[Dataset records]
========================================

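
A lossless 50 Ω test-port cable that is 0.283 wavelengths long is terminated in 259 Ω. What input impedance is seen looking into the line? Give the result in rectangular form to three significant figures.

Z_in ≈ 10.1 + j10.1 Ω

βl = 2π × 0.283 = 102°
tan(βl) = tan(102°) = -4.75
Z_in = Z_0·(Z_L + jZ_0·tanβl)/(Z_0 + jZ_L·tanβl)
     = 50·(259 − j238)/(50 − j1230)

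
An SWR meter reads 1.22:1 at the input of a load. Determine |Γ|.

|Γ| = (S − 1)/(S + 1) = (1.22 − 1)/(1.22 + 1) = 0.22/2.22

|Γ| ≈ 0.0991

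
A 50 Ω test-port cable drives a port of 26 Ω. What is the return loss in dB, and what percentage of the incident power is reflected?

RL ≈ 10 dB; 9.97% of incident power reflected

Γ = (26 − 50)/(26 + 50) = -0.316
RL = −20·log₁₀(0.316) = 10 dB
P_refl/P_inc = |Γ|² = 0.0997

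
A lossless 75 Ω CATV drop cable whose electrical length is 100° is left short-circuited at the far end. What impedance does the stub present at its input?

tan(βl) = -5.67
For a short-circuited stub, Z_in = jZ_0·tan(βl)

Z_in ≈ −j425 Ω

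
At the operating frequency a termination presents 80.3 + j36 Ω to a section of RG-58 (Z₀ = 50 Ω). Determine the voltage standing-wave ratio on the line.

Γ = (Z_L − Z_0)/(Z_L + Z_0) = (30.3 + j36)/(130.3 + j36)
|Γ| = 47.1/135 = 0.348
VSWR = (1 + |Γ|)/(1 − |Γ|) = 1.35/0.652

VSWR ≈ 2.07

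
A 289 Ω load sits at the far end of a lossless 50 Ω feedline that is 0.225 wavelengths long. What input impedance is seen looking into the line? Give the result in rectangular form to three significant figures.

Z_in ≈ 8.86 − j7.68 Ω

βl = 2π × 0.225 = 81°
tan(βl) = tan(81°) = 6.31
Z_in = Z_0·(Z_L + jZ_0·tanβl)/(Z_0 + jZ_L·tanβl)
     = 50·(289 + j316)/(50 + j1820)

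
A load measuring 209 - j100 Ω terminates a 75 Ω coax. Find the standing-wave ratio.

Γ = (Z_L − Z_0)/(Z_L + Z_0) = (134 − j100)/(284 − j100)
|Γ| = 167/301 = 0.555
VSWR = (1 + |Γ|)/(1 − |Γ|) = 1.56/0.445

VSWR ≈ 3.5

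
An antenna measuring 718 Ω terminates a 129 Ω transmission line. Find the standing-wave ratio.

VSWR ≈ 5.57

For a purely resistive load, VSWR = R_L/Z_0 or Z_0/R_L (whichever > 1) = 718/129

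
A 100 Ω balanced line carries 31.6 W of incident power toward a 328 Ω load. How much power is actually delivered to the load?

P_delivered ≈ 22.6 W

Γ = (328 − 100)/(328 + 100) = 0.533
|Γ|² = 0.284
P_refl = |Γ|²·P_inc = 8.97 W, P_del = (1 − |Γ|²)·P_inc = 22.6 W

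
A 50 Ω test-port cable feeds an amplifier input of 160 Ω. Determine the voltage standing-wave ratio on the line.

For a purely resistive load, VSWR = R_L/Z_0 or Z_0/R_L (whichever > 1) = 160/50

VSWR ≈ 3.2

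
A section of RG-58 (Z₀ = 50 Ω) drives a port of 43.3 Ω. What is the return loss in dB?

RL ≈ 22.9 dB

Γ = (43.3 − 50)/(43.3 + 50) = -0.0718
RL = −20·log₁₀|Γ| = −20·log₁₀(0.0718)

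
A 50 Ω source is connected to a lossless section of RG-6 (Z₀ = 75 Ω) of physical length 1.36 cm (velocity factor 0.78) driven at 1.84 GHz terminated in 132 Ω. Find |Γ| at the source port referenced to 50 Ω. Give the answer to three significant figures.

λ = v/f = 0.78·c / 1.84 GHz = 0.127 m
βl = 2π·l/λ = 2π × 0.107 = 38.5°
tan(βl) = 0.795
Z_in = Z_0·(Z_L + jZ_0·tanβl)/(Z_0 + jZ_L·tanβl) = 72.8 − j42.3 Ω
Γ_s = (Z_in − Z_s)/(Z_in + Z_s) = (22.8 − j42.3)/(123 − j42.3), |Γ_s| = 0.37

|Γ| ≈ 0.37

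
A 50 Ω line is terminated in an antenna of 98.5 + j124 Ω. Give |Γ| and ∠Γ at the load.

Γ = (Z_L − Z_0)/(Z_L + Z_0) = (48.5 + j124)/(148.5 + j124)
|Γ| = 133/193 = 0.688

Γ ≈ 0.688 ∠ 28.8°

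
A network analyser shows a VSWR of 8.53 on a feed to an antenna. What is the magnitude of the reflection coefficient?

|Γ| ≈ 0.79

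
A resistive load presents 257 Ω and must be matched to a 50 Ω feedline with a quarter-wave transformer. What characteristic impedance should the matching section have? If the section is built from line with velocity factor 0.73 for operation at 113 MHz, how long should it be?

Z_qwt = √(Z_0·R_L) = √(50 × 257) = √12850
λ = 0.73·c/f = 1.94 m, so l = λ/4 = 0.485 m

Z_qwt ≈ 113 Ω; length ≈ 48.5 cm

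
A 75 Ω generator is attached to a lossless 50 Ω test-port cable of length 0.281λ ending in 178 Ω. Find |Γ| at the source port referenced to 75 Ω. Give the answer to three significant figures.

βl = 2π × 0.281 = 101°
tan(βl) = -5.07
Z_in = Z_0·(Z_L + jZ_0·tanβl)/(Z_0 + jZ_L·tanβl) = 14.5 + j9.06 Ω
Γ_s = (Z_in − Z_s)/(Z_in + Z_s) = (-60.5 + j9.06)/(89.5 + j9.06), |Γ_s| = 0.679

|Γ| ≈ 0.679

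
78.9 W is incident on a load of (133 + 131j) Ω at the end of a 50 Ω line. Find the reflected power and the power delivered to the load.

|Γ| = |(83 + j131)/(183 + j131)| = 0.689
|Γ|² = 0.475
P_refl = |Γ|²·P_inc = 37.5 W, P_del = (1 − |Γ|²)·P_inc = 41.4 W

P_reflected ≈ 37.5 W; P_delivered ≈ 41.4 W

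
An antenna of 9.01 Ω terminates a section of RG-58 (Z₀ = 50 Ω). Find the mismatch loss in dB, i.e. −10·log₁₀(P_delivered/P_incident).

Γ = (9.01 − 50)/(9.01 + 50) = -0.695
|Γ|² = 0.483, so P_del/P_inc = 1 − |Γ|² = 0.517
ML = −10·log₁₀(1 − |Γ|²)

mismatch loss ≈ 2.86 dB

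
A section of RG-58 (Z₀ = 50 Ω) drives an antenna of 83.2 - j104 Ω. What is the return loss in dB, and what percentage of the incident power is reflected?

RL ≈ 3.8 dB; 41.7% of incident power reflected

Γ = (33.2 − j104)/(133.2 − j104), |Γ| = 0.646
RL = −20·log₁₀(0.646) = 3.8 dB
P_refl/P_inc = |Γ|² = 0.417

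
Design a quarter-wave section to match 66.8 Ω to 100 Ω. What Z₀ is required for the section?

Z_qwt ≈ 81.7 Ω

Z_qwt = √(Z_0·R_L) = √(100 × 66.8) = √6680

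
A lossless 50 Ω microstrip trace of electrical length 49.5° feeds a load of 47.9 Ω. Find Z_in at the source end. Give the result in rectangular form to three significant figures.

Z_in ≈ 50.3 + j2.13 Ω

tan(βl) = tan(49.5°) = 1.17
Z_in = Z_0·(Z_L + jZ_0·tanβl)/(Z_0 + jZ_L·tanβl)
     = 50·(47.9 + j58.5)/(50 + j56.1)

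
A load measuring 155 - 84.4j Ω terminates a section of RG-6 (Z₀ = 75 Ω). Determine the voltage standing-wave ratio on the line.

Γ = (Z_L − Z_0)/(Z_L + Z_0) = (80 − j84.4)/(230 − j84.4)
|Γ| = 116/245 = 0.475
VSWR = (1 + |Γ|)/(1 − |Γ|) = 1.47/0.525

VSWR ≈ 2.81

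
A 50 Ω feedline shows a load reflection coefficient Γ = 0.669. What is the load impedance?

Z_L = Z_0·(1 + Γ)/(1 − Γ) = 50·(1.67)/(0.331)

Z_L ≈ 252 Ω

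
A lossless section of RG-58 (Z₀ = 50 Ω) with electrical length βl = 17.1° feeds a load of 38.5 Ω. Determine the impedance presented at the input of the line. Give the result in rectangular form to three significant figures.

tan(βl) = tan(17.1°) = 0.308
Z_in = Z_0·(Z_L + jZ_0·tanβl)/(Z_0 + jZ_L·tanβl)
     = 50·(38.5 + j15.4)/(50 + j11.8)

Z_in ≈ 39.9 + j5.93 Ω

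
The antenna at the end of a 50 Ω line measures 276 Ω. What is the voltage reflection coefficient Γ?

Γ = (Z_L − Z_0)/(Z_L + Z_0) = (276 − 50)/(276 + 50) = 226/326

Γ = 0.693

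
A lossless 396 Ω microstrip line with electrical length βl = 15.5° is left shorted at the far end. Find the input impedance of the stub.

tan(βl) = 0.277
For a shorted stub, Z_in = jZ_0·tan(βl)

Z_in ≈ +j110 Ω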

========================================

Work to complete
Each line from the one with "A lossless 396" through the last line of the records must be written out word for word. Include nothing else.

Result below
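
A lossless 396 Ω microstrip line with electrical length βl = 15.5° is left shorted at the far end. Find the input impedance of the stub.

tan(βl) = 0.277
For a shorted stub, Z_in = jZ_0·tan(βl)

Z_in ≈ +j110 Ω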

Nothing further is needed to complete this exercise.